**WORK TO BE COMPLETED:**
Without skipping any entry, transcribe the data word for word.

*** RECORDS PROVIDED ***

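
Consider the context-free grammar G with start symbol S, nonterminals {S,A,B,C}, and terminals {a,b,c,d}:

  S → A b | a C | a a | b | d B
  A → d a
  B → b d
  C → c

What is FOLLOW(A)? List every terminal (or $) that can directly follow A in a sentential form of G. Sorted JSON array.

FIRST sets, iterate to fixpoint:
pass 1:
  A via A→d a: +{d}
  B via B→b d: +{b}
  C via C→c: +{c}
  S via S→A b: +{d}
  S via S→a C: +{a}
  S via S→b: +{b}
  S: {a,b,d}  A: {d}  B: {b}  C: {c}
pass 2: done
  S: {a,b,d}  A: {d}  B: {b}  C: {c}

FOLLOW iteration:
initialize: $ ∈ FOLLOW(S)
pass 1:
  S→A b: FOLLOW(A) ⊇ FIRST(b) = {b}; new: +{b}
  S→a C: FOLLOW(C) ⊇ FOLLOW(S) ⊇ {$}; new: +{$}
  S→d B: FOLLOW(B) ⊇ FOLLOW(S) ⊇ {$}; new: +{$}
  FOLLOW[S]={$}  FOLLOW[A]={b}  FOLLOW[B]={$}  FOLLOW[C]={$}
pass 2: (stable)
  FOLLOW[S]={$}  FOLLOW[A]={b}  FOLLOW[B]={$}  FOLLOW[C]={$}

FOLLOW(A) = ["b"]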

*** End of RECORDS PROVIDED ***

**RESPONSE:**
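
Consider the context-free grammar G with start symbol S, nonterminals {S,A,B,C}, and terminals {a,b,c,d}:

  S → A b | a C | a a | b | d B
  A → d a
  B → b d
  C → c

What is FOLLOW(A)? List every terminal (or $) that can directly follow A in a sentential form of G. Sorted JSON array.

FIRST sets, iterate to fixpoint:
pass 1:
  A via A→d a: +{d}
  B via B→b d: +{b}
  C via C→c: +{c}
  S via S→A b: +{d}
  S via S→a C: +{a}
  S via S→b: +{b}
  S: {a,b,d}  A: {d}  B: {b}  C: {c}
pass 2: done
  S: {a,b,d}  A: {d}  B: {b}  C: {c}

FOLLOW iteration:
initialize: $ ∈ FOLLOW(S)
pass 1:
  S→A b: FOLLOW(A) ⊇ FIRST(b) = {b}; new: +{b}
  S→a C: FOLLOW(C) ⊇ FOLLOW(S) ⊇ {$}; new: +{$}
  S→d B: FOLLOW(B) ⊇ FOLLOW(S) ⊇ {$}; new: +{$}
  FOLLOW[S]={$}  FOLLOW[A]={b}  FOLLOW[B]={$}  FOLLOW[C]={$}
pass 2: (stable)
  FOLLOW[S]={$}  FOLLOW[A]={b}  FOLLOW[B]={$}  FOLLOW[C]={$}

FOLLOW(A) = ["b"]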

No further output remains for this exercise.